Return every record exactly. Omit nothing.
○ ○ ○ ○ ○
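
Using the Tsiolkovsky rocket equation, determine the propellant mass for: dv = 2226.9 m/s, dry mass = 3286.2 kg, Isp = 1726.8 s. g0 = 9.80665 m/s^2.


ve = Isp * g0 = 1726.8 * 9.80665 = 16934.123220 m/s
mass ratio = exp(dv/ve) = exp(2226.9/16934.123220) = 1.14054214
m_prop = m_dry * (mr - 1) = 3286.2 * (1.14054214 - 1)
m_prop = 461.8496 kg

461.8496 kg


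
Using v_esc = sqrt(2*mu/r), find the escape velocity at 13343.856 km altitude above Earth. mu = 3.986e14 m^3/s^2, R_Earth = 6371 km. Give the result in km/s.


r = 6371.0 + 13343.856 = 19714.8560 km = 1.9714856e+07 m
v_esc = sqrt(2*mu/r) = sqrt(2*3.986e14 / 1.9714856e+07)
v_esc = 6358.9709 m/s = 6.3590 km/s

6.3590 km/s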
○ ○ ○ ○ ○
FINISHED EXERCISE -
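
Using the Tsiolkovsky rocket equation, determine the propellant mass for: dv = 2226.9 m/s, dry mass = 3286.2 kg, Isp = 1726.8 s. g0 = 9.80665 m/s^2.


ve = Isp * g0 = 1726.8 * 9.80665 = 16934.123220 m/s
mass ratio = exp(dv/ve) = exp(2226.9/16934.123220) = 1.14054214
m_prop = m_dry * (mr - 1) = 3286.2 * (1.14054214 - 1)
m_prop = 461.8496 kg

461.8496 kg


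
Using v_esc = sqrt(2*mu/r), find the escape velocity at 13343.856 km altitude above Earth. mu = 3.986e14 m^3/s^2, R_Earth = 6371 km. Give the result in km/s.


r = 6371.0 + 13343.856 = 19714.8560 km = 1.9714856e+07 m
v_esc = sqrt(2*mu/r) = sqrt(2*3.986e14 / 1.9714856e+07)
v_esc = 6358.9709 m/s = 6.3590 km/s

6.3590 km/s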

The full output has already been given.